-------- Supplied data
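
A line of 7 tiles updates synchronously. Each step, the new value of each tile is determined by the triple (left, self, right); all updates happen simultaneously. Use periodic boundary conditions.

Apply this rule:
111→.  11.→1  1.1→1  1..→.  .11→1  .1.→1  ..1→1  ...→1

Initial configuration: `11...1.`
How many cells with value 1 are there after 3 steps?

11.1111
.111...
11.1.11
count of 1: 5

5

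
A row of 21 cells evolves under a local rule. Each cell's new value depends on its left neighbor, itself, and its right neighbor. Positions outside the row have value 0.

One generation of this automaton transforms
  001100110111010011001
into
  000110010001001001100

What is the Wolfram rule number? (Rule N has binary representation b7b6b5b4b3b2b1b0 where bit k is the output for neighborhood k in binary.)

80

position 10: 111 → 0  (bit 7 = 0)
position 3: 110 → 1  (bit 6 = 1)
position 8: 101 → 0  (bit 5 = 0)
position 4: 100 → 1  (bit 4 = 1)
position 2: 011 → 0  (bit 3 = 0)
position 13: 010 → 0  (bit 2 = 0)
position 1: 001 → 0  (bit 1 = 0)
position 0: 000 → 0  (bit 0 = 0)
bits b7..b0 = 01010000 = 80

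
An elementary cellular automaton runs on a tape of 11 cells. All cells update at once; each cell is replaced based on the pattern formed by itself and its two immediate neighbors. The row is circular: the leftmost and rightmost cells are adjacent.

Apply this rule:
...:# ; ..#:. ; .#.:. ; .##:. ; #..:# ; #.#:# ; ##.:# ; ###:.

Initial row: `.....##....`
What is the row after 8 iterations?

........##.

####..#####
...##......
##..#######
.##........
..#########
#.........#
#########..
........##.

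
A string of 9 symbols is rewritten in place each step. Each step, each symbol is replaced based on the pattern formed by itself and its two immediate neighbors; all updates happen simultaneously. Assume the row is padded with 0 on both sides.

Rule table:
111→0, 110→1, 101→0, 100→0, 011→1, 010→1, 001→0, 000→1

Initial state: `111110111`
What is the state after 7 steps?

100010101
101010101
101010101  (fixed point — unchanged through step 7)

101010101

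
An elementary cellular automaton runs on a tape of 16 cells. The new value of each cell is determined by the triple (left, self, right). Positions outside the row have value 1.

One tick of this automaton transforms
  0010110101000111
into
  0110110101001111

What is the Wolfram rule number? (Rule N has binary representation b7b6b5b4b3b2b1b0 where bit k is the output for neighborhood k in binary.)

position 14: 111 → 1  (bit 7 = 1)
position 5: 110 → 1  (bit 6 = 1)
position 3: 101 → 0  (bit 5 = 0)
position 0: 100 → 0  (bit 4 = 0)
position 4: 011 → 1  (bit 3 = 1)
position 2: 010 → 1  (bit 2 = 1)
position 1: 001 → 1  (bit 1 = 1)
position 11: 000 → 0  (bit 0 = 0)
bits b7..b0 = 11001110 = 206

206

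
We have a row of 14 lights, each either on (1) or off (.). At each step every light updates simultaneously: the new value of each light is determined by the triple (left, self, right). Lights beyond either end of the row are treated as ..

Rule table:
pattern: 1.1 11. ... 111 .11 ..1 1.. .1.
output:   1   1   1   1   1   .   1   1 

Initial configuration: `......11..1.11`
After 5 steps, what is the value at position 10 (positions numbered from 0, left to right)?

step 1: 11111.111.1111
step 2: 11111111111111
step 3: 11111111111111  (fixed point — unchanged through step 5)
position 10 holds 1

1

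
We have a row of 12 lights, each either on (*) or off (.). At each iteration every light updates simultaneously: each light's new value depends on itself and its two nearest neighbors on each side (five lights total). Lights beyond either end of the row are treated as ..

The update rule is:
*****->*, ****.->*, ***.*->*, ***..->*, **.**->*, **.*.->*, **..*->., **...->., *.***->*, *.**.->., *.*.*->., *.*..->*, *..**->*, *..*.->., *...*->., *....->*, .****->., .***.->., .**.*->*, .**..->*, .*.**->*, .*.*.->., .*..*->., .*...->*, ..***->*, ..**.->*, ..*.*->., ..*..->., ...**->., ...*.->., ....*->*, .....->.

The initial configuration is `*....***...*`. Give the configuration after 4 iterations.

*....*.**..*

iteration 1: .***.*.*....
iteration 2: .*.**..***..
iteration 3: ..*.*.**.*.*
iteration 4: *....*.**..*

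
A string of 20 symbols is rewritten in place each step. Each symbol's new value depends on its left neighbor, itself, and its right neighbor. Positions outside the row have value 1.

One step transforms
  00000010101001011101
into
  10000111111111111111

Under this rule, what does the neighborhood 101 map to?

At position 7 the neighborhood is 101; the next row has 1 there.

1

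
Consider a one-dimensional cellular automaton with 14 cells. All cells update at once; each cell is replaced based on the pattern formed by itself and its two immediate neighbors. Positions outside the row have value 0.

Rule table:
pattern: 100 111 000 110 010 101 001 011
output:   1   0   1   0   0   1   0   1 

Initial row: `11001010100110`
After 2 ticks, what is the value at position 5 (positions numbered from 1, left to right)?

0

10100101010101
01010010101010
position 5 holds 0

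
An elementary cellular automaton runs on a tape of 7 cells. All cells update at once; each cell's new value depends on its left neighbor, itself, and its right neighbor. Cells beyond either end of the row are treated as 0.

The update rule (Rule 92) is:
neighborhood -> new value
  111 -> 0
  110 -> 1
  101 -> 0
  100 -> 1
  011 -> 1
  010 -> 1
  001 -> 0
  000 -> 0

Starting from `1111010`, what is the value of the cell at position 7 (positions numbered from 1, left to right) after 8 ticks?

tick 1: 1001011
tick 2: 1101011
tick 3: 1101011  (fixed point — unchanged through tick 8)
position 7 holds 1

1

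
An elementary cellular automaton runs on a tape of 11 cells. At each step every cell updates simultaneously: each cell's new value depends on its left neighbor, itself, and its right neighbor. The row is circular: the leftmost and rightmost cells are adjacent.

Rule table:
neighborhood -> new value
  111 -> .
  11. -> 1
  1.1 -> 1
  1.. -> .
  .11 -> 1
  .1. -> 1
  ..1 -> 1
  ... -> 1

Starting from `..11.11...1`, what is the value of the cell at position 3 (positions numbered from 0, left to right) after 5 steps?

1

.111111.111
11....111.1
.1.1111.111
1111..111.1
...1.11.111
position 3 holds 1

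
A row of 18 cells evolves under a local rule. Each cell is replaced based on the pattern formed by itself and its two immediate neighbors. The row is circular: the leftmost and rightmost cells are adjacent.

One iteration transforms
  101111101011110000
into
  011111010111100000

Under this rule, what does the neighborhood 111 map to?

At position 3 the neighborhood is 111; the next row has 1 there.

1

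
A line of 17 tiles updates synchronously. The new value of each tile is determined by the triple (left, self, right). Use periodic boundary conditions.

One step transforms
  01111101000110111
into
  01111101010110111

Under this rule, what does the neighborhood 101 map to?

At position 0 the neighborhood is 101; the next row has 0 there.

0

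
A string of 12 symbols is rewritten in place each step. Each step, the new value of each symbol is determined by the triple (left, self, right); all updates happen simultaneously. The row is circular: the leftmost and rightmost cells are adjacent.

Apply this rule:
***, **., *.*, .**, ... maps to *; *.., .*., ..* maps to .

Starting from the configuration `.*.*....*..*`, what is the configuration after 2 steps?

.*...**.***.

*.*..**.....
.*...**.***.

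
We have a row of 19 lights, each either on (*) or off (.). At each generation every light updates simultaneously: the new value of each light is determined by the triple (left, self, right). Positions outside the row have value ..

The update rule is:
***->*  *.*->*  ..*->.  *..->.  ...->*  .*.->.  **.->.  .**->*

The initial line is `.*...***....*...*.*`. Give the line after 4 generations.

generation 1: ...*.**..**...*..*.
generation 2: **..**...*..*......
generation 3: *...*..*......*****
generation 4: ..*......****.****.

..*......****.****.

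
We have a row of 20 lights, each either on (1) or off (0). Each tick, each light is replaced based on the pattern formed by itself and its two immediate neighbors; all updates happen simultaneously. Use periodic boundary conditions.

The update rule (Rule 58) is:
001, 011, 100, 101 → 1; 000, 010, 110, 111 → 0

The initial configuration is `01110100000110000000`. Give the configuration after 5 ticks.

10101011010101011001

11001010001101000000
10110101011010100001
01101010110101010011
11010101101010101110
10101011010101011001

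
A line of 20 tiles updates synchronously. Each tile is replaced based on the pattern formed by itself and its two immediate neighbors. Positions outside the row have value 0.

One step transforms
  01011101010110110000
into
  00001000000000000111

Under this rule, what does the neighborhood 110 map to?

At position 5 the neighborhood is 110; the next row has 0 there.

0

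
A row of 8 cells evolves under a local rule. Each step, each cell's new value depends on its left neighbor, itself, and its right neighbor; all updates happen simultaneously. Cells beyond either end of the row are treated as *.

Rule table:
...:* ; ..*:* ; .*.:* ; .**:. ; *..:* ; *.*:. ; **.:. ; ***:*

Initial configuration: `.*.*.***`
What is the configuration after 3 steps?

.*.*..**
.*.***.*
.*..*...

.*..*...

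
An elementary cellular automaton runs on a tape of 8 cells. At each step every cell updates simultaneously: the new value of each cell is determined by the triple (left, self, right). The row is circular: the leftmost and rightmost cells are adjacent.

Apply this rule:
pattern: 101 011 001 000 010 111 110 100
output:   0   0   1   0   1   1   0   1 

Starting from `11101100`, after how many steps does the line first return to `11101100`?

4

step 1: 01000011
step 2: 01100100
step 3: 10011110
step 4: 11101100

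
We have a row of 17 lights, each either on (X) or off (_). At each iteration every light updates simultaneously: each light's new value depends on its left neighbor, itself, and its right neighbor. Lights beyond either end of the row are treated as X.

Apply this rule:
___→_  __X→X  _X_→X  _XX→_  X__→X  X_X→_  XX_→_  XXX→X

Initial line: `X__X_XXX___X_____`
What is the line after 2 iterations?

__X_XXX_X__X_X_X_

_XXX__X_X_XXX___X
__X_XXX_X__X_X_X_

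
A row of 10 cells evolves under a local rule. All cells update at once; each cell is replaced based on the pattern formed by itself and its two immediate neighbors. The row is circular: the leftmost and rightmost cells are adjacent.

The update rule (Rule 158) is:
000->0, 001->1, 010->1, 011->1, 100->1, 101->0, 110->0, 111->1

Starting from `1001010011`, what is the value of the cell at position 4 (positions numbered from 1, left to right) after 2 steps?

0111011111
0110011110
position 4 holds 0

0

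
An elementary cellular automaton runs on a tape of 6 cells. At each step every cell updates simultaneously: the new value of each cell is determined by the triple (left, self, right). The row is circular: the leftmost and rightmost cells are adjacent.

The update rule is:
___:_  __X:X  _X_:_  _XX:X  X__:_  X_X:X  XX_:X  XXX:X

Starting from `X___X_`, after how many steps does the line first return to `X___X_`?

___X_X
__X_X_
_X_X__
X_X___
_X___X
X___X_

6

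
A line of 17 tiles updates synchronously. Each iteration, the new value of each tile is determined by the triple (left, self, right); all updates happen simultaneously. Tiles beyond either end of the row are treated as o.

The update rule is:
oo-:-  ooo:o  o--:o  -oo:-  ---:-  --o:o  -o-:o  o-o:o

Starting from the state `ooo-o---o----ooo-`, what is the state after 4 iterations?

o-ooooooo-o-oo-o-

iteration 1: oo-ooo-ooo--o-o-o
iteration 2: o-o-o-o-o-oooooo-
iteration 3: -ooooooooo-oooo-o
iteration 4: o-ooooooo-o-oo-o-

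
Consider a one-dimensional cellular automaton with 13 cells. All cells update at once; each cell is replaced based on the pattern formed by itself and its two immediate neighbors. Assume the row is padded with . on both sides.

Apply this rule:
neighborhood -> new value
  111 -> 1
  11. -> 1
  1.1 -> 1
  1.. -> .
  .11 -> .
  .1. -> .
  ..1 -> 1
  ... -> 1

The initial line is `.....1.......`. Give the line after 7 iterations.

1.1.1.1111.1.

11111..111111
.1111.1.11111
1.1111.1.1111
.1.1111.1.111
1.1.1111.1.11
.1.1.1111.1.1
1.1.1.1111.1.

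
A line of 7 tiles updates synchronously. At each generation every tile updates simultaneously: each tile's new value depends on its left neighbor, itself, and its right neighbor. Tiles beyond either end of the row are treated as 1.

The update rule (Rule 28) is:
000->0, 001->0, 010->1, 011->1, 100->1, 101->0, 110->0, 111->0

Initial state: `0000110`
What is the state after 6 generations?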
----------------
Work required> Your task is to retype the entries verbatim, starting with the line that holds "to *; *.., .*., ..* maps to ." and stopping after the line that holds "We have a row of 20".

Your solution>
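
***, **., *.*, .**, ... maps to *; *.., .*., ..* maps to .

Starting from the configuration `.*.*....*..*`, what is the configuration after 2 steps?

.*...**.***.

*.*..**.....
.*...**.***.

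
We have a row of 19 lights, each either on (*) or off (.). At each generation every light updates simultaneously: the new value of each light is determined by the triple (left, self, right). Positions outside the row have value ..

The update rule is:
***->*  *.*->*  ..*->.  *..->.  ...->*  .*.->.  **.->.  .**->*

The initial line is `.*...***....*...*.*`. Give the line after 4 generations.

generation 1: ...*.**..**...*..*.
generation 2: **..**...*..*......
generation 3: *...*..*......*****
generation 4: ..*......****.****.

..*......****.****.

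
We have a row of 20 lights, each either on (1) or off (0). Each tick, each light is replaced based on the pattern formed by itself and its two immediate neighbors; all updates happen simultaneously. Use periodic boundary conditions.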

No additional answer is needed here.